In the entries below, find each line with the string "What" and copy it.

═══ Entries shown ═══

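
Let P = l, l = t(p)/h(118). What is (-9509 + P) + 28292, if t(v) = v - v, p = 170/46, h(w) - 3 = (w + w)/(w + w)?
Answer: 18783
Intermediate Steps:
h(w) = 4 (h(w) = 3 + (w + w)/(w + w) = 3 + (2*w)/((2*w)) = 3 + (2*w)*(1/(2*w)) = 3 + 1 = 4)
p = 85/23 (p = 170*(1/46) = 85/23 ≈ 3.6957)
t(v) = 0
l = 0 (l = 0/4 = 0*(1/4) = 0)
P = 0
(-9509 + P) + 28292 = (-9509 + 0) + 28292 = -9509 + 28292 = 18783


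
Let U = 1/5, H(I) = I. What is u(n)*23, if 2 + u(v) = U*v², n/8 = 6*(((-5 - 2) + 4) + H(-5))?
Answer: 3391258/5 ≈ 6.7825e+5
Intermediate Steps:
U = ⅕ (U = 1*(⅕) = ⅕ ≈ 0.20000)
n = -384 (n = 8*(6*(((-5 - 2) + 4) - 5)) = 8*(6*((-7 + 4) - 5)) = 8*(6*(-3 - 5)) = 8*(6*(-8)) = 8*(-48) = -384)
u(v) = -2 + v²/5
u(n)*23 = (-2 + (⅕)*(-384)²)*23 = (-2 + (⅕)*147456)*23 = (-2 + 147456/5)*23 = (147446/5)*23 = 3391258/5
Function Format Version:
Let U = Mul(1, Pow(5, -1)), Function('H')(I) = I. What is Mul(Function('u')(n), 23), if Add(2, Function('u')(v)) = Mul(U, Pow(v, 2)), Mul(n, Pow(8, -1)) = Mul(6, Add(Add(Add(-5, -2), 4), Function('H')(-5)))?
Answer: Rational(3391258, 5) ≈ 6.7825e+5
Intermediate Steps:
U = Rational(1, 5) (U = Mul(1, Rational(1, 5)) = Rational(1, 5) ≈ 0.20000)
n = -384 (n = Mul(8, Mul(6, Add(Add(Add(-5, -2), 4), -5))) = Mul(8, Mul(6, Add(Add(-7, 4), -5))) = Mul(8, Mul(6, Add(-3, -5))) = Mul(8, Mul(6, -8)) = Mul(8, -48) = -384)
Function('u')(v) = Add(-2, Mul(Rational(1, 5), Pow(v, 2)))
Mul(Function('u')(n), 23) = Mul(Add(-2, Mul(Rational(1, 5), Pow(-384, 2))), 23) = Mul(Add(-2, Mul(Rational(1, 5), 147456)), 23) = Mul(Add(-2, Rational(147456, 5)), 23) = Mul(Rational(147446, 5), 23) = Rational(3391258, 5)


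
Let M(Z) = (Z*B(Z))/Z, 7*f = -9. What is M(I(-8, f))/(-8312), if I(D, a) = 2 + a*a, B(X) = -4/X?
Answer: 49/371962 ≈ 0.00013173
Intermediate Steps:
f = -9/7 (f = (⅐)*(-9) = -9/7 ≈ -1.2857)
I(D, a) = 2 + a²
M(Z) = -4/Z (M(Z) = (Z*(-4/Z))/Z = -4/Z)
M(I(-8, f))/(-8312) = -4/(2 + (-9/7)²)/(-8312) = -4/(2 + 81/49)*(-1/8312) = -4/179/49*(-1/8312) = -4*49/179*(-1/8312) = -196/179*(-1/8312) = 49/371962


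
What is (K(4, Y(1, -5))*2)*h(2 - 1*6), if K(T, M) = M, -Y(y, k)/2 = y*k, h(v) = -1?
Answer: -20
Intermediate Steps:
Y(y, k) = -2*k*y (Y(y, k) = -2*y*k = -2*k*y)
(K(4, Y(1, -5))*2)*h(2 - 1*6) = (-2*(-5)*1*2)*(-1) = (10*2)*(-1) = 20*(-1) = -20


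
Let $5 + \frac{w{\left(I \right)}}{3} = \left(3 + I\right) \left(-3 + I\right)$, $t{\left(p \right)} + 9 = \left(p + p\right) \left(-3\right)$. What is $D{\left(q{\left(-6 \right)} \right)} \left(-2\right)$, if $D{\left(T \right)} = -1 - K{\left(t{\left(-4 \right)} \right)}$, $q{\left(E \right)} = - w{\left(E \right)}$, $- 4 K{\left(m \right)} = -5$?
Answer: $\frac{9}{2} \approx 4.5$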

═══

Your response:
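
Let P = l, l = t(p)/h(118). What is (-9509 + P) + 28292, if t(v) = v - v, p = 170/46, h(w) - 3 = (w + w)/(w + w)?
Let U = 1/5, H(I) = I. What is u(n)*23, if 2 + u(v) = U*v², n/8 = 6*(((-5 - 2) + 4) + H(-5))?
Let U = Mul(1, Pow(5, -1)), Function('H')(I) = I. What is Mul(Function('u')(n), 23), if Add(2, Function('u')(v)) = Mul(U, Pow(v, 2)), Mul(n, Pow(8, -1)) = Mul(6, Add(Add(Add(-5, -2), 4), Function('H')(-5)))?
Let M(Z) = (Z*B(Z))/Z, 7*f = -9. What is M(I(-8, f))/(-8312), if I(D, a) = 2 + a*a, B(X) = -4/X?
What is (K(4, Y(1, -5))*2)*h(2 - 1*6), if K(T, M) = M, -Y(y, k)/2 = y*k, h(v) = -1?
Let $5 + \frac{w{\left(I \right)}}{3} = \left(3 + I\right) \left(-3 + I\right)$, $t{\left(p \right)} + 9 = \left(p + p\right) \left(-3\right)$. What is $D{\left(q{\left(-6 \right)} \right)} \left(-2\right)$, if $D{\left(T \right)} = -1 - K{\left(t{\left(-4 \right)} \right)}$, $q{\left(E \right)} = - w{\left(E \right)}$, $- 4 K{\left(m \right)} = -5$?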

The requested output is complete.